• _Instructions for the task_:
Within the entries below, the lines from the one with "fails, Pipeline path 2 lost" through the one with "inoperative, Primary O2 cylinder 2 stuck" are to be set down exactly, both ends kept.

• _Provided entries_:
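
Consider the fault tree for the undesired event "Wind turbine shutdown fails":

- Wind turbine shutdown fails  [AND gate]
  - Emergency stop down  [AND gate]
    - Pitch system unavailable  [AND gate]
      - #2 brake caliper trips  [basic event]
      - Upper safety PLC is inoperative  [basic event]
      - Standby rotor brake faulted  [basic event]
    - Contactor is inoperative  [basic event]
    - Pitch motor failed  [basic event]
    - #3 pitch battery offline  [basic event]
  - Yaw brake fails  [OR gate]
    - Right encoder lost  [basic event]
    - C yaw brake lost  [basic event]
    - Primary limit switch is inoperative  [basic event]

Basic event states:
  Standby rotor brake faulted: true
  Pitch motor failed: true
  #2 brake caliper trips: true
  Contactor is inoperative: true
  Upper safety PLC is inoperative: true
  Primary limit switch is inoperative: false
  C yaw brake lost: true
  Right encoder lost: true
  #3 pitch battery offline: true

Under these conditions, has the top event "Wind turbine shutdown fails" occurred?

Pitch system unavailable [AND]: #2 brake caliper trips=occurs, Upper safety PLC is inoperative=occurs, Standby rotor brake faulted=occurs → all inputs occur → occurs.
Emergency stop down [AND]: Pitch system unavailable=occurs, Contactor is inoperative=occurs, Pitch motor failed=occurs, #3 pitch battery offline=occurs → all inputs occur → occurs.
Yaw brake fails [OR]: Right encoder lost=occurs, C yaw brake lost=occurs, Primary limit switch is inoperative=not → at least one input occurs → occurs.
Wind turbine shutdown fails [AND]: Emergency stop down=occurs, Yaw brake fails=occurs → all inputs occur → occurs.

Yes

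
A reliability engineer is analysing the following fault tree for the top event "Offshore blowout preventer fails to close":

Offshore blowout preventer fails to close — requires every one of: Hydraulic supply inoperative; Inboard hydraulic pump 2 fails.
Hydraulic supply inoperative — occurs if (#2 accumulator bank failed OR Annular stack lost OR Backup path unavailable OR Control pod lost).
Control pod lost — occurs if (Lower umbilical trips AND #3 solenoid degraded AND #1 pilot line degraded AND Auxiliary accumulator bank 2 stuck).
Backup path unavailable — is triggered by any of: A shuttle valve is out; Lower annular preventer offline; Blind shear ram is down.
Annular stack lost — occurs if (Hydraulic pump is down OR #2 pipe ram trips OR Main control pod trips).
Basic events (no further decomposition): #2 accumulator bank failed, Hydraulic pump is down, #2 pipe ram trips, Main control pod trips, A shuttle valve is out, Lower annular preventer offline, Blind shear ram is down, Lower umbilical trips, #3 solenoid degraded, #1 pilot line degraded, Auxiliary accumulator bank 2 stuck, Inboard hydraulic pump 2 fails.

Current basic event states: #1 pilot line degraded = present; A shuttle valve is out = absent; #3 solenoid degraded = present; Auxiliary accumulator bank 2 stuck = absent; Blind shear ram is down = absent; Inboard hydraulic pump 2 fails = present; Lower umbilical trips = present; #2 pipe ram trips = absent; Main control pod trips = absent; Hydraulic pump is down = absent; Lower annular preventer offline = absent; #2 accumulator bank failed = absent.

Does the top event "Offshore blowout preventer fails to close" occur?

Annular stack lost [OR]: Hydraulic pump is down=not, #2 pipe ram trips=not, Main control pod trips=not → no input occurs → does not occur.
Backup path unavailable [OR]: A shuttle valve is out=not, Lower annular preventer offline=not, Blind shear ram is down=not → no input occurs → does not occur.
Control pod lost [AND]: Lower umbilical trips=occurs, #3 solenoid degraded=occurs, #1 pilot line degraded=occurs, Auxiliary accumulator bank 2 stuck=not → not all inputs occur → does not occur.
Hydraulic supply inoperative [OR]: #2 accumulator bank failed=not, Annular stack lost=not, Backup path unavailable=not, Control pod lost=not → no input occurs → does not occur.
Offshore blowout preventer fails to close [AND]: Hydraulic supply inoperative=not, Inboard hydraulic pump 2 fails=occurs → not all inputs occur → does not occur.

No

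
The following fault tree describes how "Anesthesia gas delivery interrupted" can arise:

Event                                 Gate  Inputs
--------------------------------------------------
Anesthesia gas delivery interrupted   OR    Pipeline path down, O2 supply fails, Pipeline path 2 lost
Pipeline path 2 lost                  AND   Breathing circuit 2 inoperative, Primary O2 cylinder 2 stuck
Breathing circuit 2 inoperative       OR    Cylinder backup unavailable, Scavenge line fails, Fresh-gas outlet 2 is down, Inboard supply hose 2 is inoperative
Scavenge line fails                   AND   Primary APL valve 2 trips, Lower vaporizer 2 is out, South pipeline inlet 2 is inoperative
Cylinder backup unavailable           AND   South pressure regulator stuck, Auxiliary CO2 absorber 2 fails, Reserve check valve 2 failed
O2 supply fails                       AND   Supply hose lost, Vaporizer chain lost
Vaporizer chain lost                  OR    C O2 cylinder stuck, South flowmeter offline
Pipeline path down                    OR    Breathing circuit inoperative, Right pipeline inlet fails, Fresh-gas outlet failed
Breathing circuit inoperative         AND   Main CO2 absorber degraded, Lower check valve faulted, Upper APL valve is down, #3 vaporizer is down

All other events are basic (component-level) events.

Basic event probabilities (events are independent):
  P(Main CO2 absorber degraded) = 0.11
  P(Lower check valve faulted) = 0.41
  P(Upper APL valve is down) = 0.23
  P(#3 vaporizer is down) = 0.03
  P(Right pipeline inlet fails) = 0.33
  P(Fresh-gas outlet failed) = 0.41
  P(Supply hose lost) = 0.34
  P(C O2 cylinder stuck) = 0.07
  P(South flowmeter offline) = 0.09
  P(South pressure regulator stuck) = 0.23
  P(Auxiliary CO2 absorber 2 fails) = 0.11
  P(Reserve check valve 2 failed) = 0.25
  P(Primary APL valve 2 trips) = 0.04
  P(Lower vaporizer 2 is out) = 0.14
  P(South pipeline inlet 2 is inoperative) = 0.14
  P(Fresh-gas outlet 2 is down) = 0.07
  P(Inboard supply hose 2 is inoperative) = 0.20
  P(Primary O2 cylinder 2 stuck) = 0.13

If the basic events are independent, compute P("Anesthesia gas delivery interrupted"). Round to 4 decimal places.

P(Breathing circuit inoperative) [AND] = 0.11 × 0.41 × 0.23 × 0.03 = 0.000311
P(Pipeline path down) [OR] = 1 − (1−0.000311) × (1−0.33) × (1−0.41) = 0.604823
P(Vaporizer chain lost) [OR] = 1 − (1−0.07) × (1−0.09) = 0.153700
P(O2 supply fails) [AND] = 0.34 × 0.153700 = 0.052258
P(Cylinder backup unavailable) [AND] = 0.23 × 0.11 × 0.25 = 0.006325
P(Scavenge line fails) [AND] = 0.04 × 0.14 × 0.14 = 0.000784
P(Breathing circuit 2 inoperative) [OR] = 1 − (1−0.006325) × (1−0.000784) × (1−0.07) × (1−0.20) = 0.261285
P(Pipeline path 2 lost) [AND] = 0.261285 × 0.13 = 0.033967
P(Anesthesia gas delivery interrupted) [OR] = 1 − (1−0.604823) × (1−0.052258) × (1−0.033967) = 0.638196
Rounded to 4 decimal places: P(Anesthesia gas delivery interrupted) ≈ 0.6382.

0.6382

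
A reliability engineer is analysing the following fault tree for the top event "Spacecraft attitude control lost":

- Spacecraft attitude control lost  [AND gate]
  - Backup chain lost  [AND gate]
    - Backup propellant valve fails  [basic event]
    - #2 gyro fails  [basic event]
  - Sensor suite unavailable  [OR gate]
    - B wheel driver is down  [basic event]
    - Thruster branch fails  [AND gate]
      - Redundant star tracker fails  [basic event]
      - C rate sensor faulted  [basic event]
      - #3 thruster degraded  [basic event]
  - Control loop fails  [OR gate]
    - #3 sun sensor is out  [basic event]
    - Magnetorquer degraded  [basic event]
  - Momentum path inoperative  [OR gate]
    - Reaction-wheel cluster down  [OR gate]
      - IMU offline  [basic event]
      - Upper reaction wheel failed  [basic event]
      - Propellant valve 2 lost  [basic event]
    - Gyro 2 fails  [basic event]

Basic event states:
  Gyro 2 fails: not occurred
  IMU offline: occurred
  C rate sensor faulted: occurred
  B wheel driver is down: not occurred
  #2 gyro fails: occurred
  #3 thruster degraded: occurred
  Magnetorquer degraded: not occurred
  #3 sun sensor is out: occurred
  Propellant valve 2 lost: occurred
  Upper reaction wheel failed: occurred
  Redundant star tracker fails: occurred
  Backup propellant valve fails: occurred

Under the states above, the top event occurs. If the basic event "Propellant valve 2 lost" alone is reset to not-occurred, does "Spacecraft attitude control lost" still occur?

Counterfactual: set "Propellant valve 2 lost" to not occurred.
Backup chain lost [AND]: Backup propellant valve fails=occurs, #2 gyro fails=occurs → all inputs occur → occurs.
Thruster branch fails [AND]: Redundant star tracker fails=occurs, C rate sensor faulted=occurs, #3 thruster degraded=occurs → all inputs occur → occurs.
Sensor suite unavailable [OR]: B wheel driver is down=not, Thruster branch fails=occurs → at least one input occurs → occurs.
Control loop fails [OR]: #3 sun sensor is out=occurs, Magnetorquer degraded=not → at least one input occurs → occurs.
Reaction-wheel cluster down [OR]: IMU offline=occurs, Upper reaction wheel failed=occurs, Propellant valve 2 lost=not → at least one input occurs → occurs.
Momentum path inoperative [OR]: Reaction-wheel cluster down=occurs, Gyro 2 fails=not → at least one input occurs → occurs.
Spacecraft attitude control lost [AND]: Backup chain lost=occurs, Sensor suite unavailable=occurs, Control loop fails=occurs, Momentum path inoperative=occurs → all inputs occur → occurs.

Yes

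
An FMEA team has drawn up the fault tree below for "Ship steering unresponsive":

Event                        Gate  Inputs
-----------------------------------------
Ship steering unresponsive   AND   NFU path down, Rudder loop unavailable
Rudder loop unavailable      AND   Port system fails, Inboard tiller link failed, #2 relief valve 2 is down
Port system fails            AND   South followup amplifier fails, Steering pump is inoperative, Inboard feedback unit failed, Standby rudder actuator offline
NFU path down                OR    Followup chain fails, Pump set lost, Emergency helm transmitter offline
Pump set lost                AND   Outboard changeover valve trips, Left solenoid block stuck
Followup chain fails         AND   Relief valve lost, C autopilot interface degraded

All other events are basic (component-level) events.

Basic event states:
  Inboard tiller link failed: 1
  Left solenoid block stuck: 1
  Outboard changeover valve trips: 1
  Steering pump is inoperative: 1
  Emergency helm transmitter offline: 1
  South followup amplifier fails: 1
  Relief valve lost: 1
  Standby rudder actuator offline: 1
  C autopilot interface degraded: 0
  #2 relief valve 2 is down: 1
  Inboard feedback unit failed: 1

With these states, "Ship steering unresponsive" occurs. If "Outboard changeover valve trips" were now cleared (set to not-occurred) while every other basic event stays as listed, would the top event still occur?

Yes

Counterfactual: set "Outboard changeover valve trips" to not occurred.
Followup chain fails [AND]: Relief valve lost=occurs, C autopilot interface degraded=not → not all inputs occur → does not occur.
Pump set lost [AND]: Outboard changeover valve trips=not, Left solenoid block stuck=occurs → not all inputs occur → does not occur.
NFU path down [OR]: Followup chain fails=not, Pump set lost=not, Emergency helm transmitter offline=occurs → at least one input occurs → occurs.
Port system fails [AND]: South followup amplifier fails=occurs, Steering pump is inoperative=occurs, Inboard feedback unit failed=occurs, Standby rudder actuator offline=occurs → all inputs occur → occurs.
Rudder loop unavailable [AND]: Port system fails=occurs, Inboard tiller link failed=occurs, #2 relief valve 2 is down=occurs → all inputs occur → occurs.
Ship steering unresponsive [AND]: NFU path down=occurs, Rudder loop unavailable=occurs → all inputs occur → occurs.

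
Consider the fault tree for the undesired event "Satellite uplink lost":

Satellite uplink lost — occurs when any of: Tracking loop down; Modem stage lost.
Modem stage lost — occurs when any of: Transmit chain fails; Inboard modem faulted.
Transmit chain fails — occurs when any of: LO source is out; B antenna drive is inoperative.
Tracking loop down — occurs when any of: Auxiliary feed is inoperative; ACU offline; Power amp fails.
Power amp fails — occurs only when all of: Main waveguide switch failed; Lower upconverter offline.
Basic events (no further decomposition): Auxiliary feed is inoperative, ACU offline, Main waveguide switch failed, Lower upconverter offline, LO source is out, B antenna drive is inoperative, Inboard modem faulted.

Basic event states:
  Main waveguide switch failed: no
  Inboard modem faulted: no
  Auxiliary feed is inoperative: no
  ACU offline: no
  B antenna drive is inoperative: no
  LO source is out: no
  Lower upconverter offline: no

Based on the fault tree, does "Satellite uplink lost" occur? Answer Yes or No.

Power amp fails [AND]: Main waveguide switch failed=not, Lower upconverter offline=not → not all inputs occur → does not occur.
Tracking loop down [OR]: Auxiliary feed is inoperative=not, ACU offline=not, Power amp fails=not → no input occurs → does not occur.
Transmit chain fails [OR]: LO source is out=not, B antenna drive is inoperative=not → no input occurs → does not occur.
Modem stage lost [OR]: Transmit chain fails=not, Inboard modem faulted=not → no input occurs → does not occur.
Satellite uplink lost [OR]: Tracking loop down=not, Modem stage lost=not → no input occurs → does not occur.

No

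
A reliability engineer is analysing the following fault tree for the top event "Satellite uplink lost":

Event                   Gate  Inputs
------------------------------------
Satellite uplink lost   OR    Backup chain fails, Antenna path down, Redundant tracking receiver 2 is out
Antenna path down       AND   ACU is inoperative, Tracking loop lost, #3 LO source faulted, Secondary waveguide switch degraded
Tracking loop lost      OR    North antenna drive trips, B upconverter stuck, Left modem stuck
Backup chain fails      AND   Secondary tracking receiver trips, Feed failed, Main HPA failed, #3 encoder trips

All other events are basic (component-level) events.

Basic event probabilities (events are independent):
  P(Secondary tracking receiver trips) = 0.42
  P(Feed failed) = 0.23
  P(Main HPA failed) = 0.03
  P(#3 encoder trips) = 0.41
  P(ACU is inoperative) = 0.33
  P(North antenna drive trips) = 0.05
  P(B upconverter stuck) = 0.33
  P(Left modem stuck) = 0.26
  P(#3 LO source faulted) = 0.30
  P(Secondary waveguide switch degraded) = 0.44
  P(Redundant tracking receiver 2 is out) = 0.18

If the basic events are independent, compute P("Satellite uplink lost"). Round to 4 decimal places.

P(Backup chain fails) [AND] = 0.42 × 0.23 × 0.03 × 0.41 = 0.001188
P(Tracking loop lost) [OR] = 1 − (1−0.05) × (1−0.33) × (1−0.26) = 0.528990
P(Antenna path down) [AND] = 0.33 × 0.528990 × 0.30 × 0.44 = 0.023043
P(Satellite uplink lost) [OR] = 1 − (1−0.001188) × (1−0.023043) × (1−0.18) = 0.199847
Rounded to 4 decimal places: P(Satellite uplink lost) ≈ 0.1998.

0.1998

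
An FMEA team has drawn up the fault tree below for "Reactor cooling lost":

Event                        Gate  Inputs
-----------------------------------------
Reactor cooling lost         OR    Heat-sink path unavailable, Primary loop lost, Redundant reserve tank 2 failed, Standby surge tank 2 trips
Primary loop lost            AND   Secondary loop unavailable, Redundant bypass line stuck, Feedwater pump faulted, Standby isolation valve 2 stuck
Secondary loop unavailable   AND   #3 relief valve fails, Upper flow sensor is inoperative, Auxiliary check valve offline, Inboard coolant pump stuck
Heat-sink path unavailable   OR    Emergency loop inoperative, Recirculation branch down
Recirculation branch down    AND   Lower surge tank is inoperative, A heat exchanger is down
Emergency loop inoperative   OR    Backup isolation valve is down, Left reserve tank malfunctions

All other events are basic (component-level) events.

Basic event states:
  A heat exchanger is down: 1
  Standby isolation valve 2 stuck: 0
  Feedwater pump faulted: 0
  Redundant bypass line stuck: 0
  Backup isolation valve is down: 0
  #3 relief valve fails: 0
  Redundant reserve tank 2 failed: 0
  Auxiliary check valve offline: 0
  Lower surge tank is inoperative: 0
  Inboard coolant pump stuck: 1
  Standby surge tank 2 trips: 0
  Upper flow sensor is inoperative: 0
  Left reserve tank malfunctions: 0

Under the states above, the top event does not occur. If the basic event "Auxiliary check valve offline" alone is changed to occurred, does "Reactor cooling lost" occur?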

• _Response_:
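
Anesthesia gas delivery interrupted   OR    Pipeline path down, O2 supply fails, Pipeline path 2 lost
Pipeline path 2 lost                  AND   Breathing circuit 2 inoperative, Primary O2 cylinder 2 stuck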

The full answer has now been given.